Would you retype the records below exactly as they appear?

(Saved data entries)
---

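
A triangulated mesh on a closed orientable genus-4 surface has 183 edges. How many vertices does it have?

55

χ = 2 − 2·4 = -6, and every face is a triangle so 3F = 2E.
F = 2E/3 = 122. Then V = -6 + E − F = -6 + 183 − 122 = 55.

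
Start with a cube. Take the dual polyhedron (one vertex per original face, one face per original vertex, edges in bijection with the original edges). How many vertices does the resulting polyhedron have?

6

The base solid has V = 8, E = 12, F = 6.
The dual swaps V and F and preserves E: V′ = F = 6, E′ = E = 12, F′ = V = 8.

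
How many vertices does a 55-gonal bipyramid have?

A bipyramid over an n-gon has 2n triangular faces and n + 2 vertices: V = 55 + 2 = 57, E = 3·55 = 165, F = 2·55 = 110.

57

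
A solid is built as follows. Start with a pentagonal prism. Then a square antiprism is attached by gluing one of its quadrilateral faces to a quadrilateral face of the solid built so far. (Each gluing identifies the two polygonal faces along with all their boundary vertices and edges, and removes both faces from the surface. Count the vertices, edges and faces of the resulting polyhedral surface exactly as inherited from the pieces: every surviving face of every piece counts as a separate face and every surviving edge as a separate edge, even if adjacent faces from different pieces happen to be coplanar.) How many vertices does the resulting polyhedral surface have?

A pentagonal prism: V=10, E=15, F=7.
Attach a square antiprism (V=8, E=16, F=10) along a 4-gon: merge 4 vertices and 4 edges, delete both glued faces → V=14, E=27, F=15.
Check: V − E + F = 14 − 27 + 15 = 2.

14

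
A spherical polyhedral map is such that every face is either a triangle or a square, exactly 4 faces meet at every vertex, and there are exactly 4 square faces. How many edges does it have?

Let x be the number of triangles; then F = 4 + x.
Edge–face incidences: 2E = 4·4 + 3·x = 16 + 3x.
Every vertex has degree 4, so 4V = 2E.
Euler: V − E + F = 2 ⇒ (2E)/4 − E + (4 + x) = 2.
Multiply by 8: 2·(2E) − 4·(2E) + 8·(4 + x) = 16, i.e. 32 + 8x − 2·(16 + 3x) = 16.
Collecting terms: 2x = 16, so x = 8.
Then 2E = 16 + 3·8 = 40, so E = 20, V = 2E/4 = 10, F = 4 + 8 = 12.

20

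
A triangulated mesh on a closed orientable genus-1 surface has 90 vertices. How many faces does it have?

χ = 2 − 2·1 = 0, and every face is a triangle so 3F = 2E.
V − E + F = 0 with E = 3F/2 gives 90 − (3/2 − 1)·F = 0, so F = 180 and E = 270.

180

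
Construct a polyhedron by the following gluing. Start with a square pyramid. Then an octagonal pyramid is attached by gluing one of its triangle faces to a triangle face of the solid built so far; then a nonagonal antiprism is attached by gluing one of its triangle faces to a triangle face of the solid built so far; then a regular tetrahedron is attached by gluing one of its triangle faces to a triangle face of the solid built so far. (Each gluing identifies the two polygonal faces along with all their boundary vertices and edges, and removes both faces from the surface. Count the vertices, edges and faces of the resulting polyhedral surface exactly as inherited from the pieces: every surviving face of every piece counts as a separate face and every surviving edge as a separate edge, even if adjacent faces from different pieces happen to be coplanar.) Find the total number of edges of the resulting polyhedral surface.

57

A square pyramid: V=5, E=8, F=5.
Attach an octagonal pyramid (V=9, E=16, F=9) along a 3-gon: merge 3 vertices and 3 edges, delete both glued faces → V=11, E=21, F=12.
Attach a nonagonal antiprism (V=18, E=36, F=20) along a 3-gon: merge 3 vertices and 3 edges, delete both glued faces → V=26, E=54, F=30.
Attach a regular tetrahedron (V=4, E=6, F=4) along a 3-gon: merge 3 vertices and 3 edges, delete both glued faces → V=27, E=57, F=32.
Check: V − E + F = 27 − 57 + 32 = 2.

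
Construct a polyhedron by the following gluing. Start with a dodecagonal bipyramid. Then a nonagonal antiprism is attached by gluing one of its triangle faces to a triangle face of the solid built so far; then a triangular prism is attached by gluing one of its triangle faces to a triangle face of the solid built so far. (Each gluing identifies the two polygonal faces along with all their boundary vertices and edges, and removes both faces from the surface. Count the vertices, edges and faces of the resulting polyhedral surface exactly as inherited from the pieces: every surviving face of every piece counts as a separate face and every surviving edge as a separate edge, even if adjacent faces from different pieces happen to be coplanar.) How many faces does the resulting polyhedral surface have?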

---

* Solution to this problem *
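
A triangulated mesh on a closed orientable genus-4 surface has 183 edges. How many vertices does it have?

55

χ = 2 − 2·4 = -6, and every face is a triangle so 3F = 2E.
F = 2E/3 = 122. Then V = -6 + E − F = -6 + 183 − 122 = 55.

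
Start with a cube. Take the dual polyhedron (one vertex per original face, one face per original vertex, edges in bijection with the original edges). How many vertices does the resulting polyhedron have?

6

The base solid has V = 8, E = 12, F = 6.
The dual swaps V and F and preserves E: V′ = F = 6, E′ = E = 12, F′ = V = 8.

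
How many vertices does a 55-gonal bipyramid have?

A bipyramid over an n-gon has 2n triangular faces and n + 2 vertices: V = 55 + 2 = 57, E = 3·55 = 165, F = 2·55 = 110.

57

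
A solid is built as follows. Start with a pentagonal prism. Then a square antiprism is attached by gluing one of its quadrilateral faces to a quadrilateral face of the solid built so far. (Each gluing identifies the two polygonal faces along with all their boundary vertices and edges, and removes both faces from the surface. Count the vertices, edges and faces of the resulting polyhedral surface exactly as inherited from the pieces: every surviving face of every piece counts as a separate face and every surviving edge as a separate edge, even if adjacent faces from different pieces happen to be coplanar.) How many vertices does the resulting polyhedral surface have?

A pentagonal prism: V=10, E=15, F=7.
Attach a square antiprism (V=8, E=16, F=10) along a 4-gon: merge 4 vertices and 4 edges, delete both glued faces → V=14, E=27, F=15.
Check: V − E + F = 14 − 27 + 15 = 2.

14

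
A spherical polyhedral map is such that every face is either a triangle or a square, exactly 4 faces meet at every vertex, and there are exactly 4 square faces. How many edges does it have?

Let x be the number of triangles; then F = 4 + x.
Edge–face incidences: 2E = 4·4 + 3·x = 16 + 3x.
Every vertex has degree 4, so 4V = 2E.
Euler: V − E + F = 2 ⇒ (2E)/4 − E + (4 + x) = 2.
Multiply by 8: 2·(2E) − 4·(2E) + 8·(4 + x) = 16, i.e. 32 + 8x − 2·(16 + 3x) = 16.
Collecting terms: 2x = 16, so x = 8.
Then 2E = 16 + 3·8 = 40, so E = 20, V = 2E/4 = 10, F = 4 + 8 = 12.

20

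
A triangulated mesh on a closed orientable genus-1 surface has 90 vertices. How many faces does it have?

χ = 2 − 2·1 = 0, and every face is a triangle so 3F = 2E.
V − E + F = 0 with E = 3F/2 gives 90 − (3/2 − 1)·F = 0, so F = 180 and E = 270.

180

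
Construct a polyhedron by the following gluing. Start with a square pyramid. Then an octagonal pyramid is attached by gluing one of its triangle faces to a triangle face of the solid built so far; then a nonagonal antiprism is attached by gluing one of its triangle faces to a triangle face of the solid built so far; then a regular tetrahedron is attached by gluing one of its triangle faces to a triangle face of the solid built so far. (Each gluing identifies the two polygonal faces along with all their boundary vertices and edges, and removes both faces from the surface. Count the vertices, edges and faces of the resulting polyhedral surface exactly as inherited from the pieces: every surviving face of every piece counts as a separate face and every surviving edge as a separate edge, even if adjacent faces from different pieces happen to be coplanar.) Find the total number of edges of the resulting polyhedral surface.

57

A square pyramid: V=5, E=8, F=5.
Attach an octagonal pyramid (V=9, E=16, F=9) along a 3-gon: merge 3 vertices and 3 edges, delete both glued faces → V=11, E=21, F=12.
Attach a nonagonal antiprism (V=18, E=36, F=20) along a 3-gon: merge 3 vertices and 3 edges, delete both glued faces → V=26, E=54, F=30.
Attach a regular tetrahedron (V=4, E=6, F=4) along a 3-gon: merge 3 vertices and 3 edges, delete both glued faces → V=27, E=57, F=32.
Check: V − E + F = 27 − 57 + 32 = 2.

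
Construct a polyhedron by the following gluing. Start with a dodecagonal bipyramid. Then a nonagonal antiprism is attached by gluing one of its triangle faces to a triangle face of the solid built so far; then a triangular prism is attached by gluing one of its triangle faces to a triangle face of the solid built so far. (Each gluing identifies the two polygonal faces along with all their boundary vertices and edges, and removes both faces from the surface. Count the vertices, edges and faces of the resulting polyhedral surface exactly as inherited from the pieces: every surviving face of every piece counts as a separate face and every surviving edge as a separate edge, even if adjacent faces from different pieces happen to be coplanar.) How many faces does the resulting polyhedral surface have?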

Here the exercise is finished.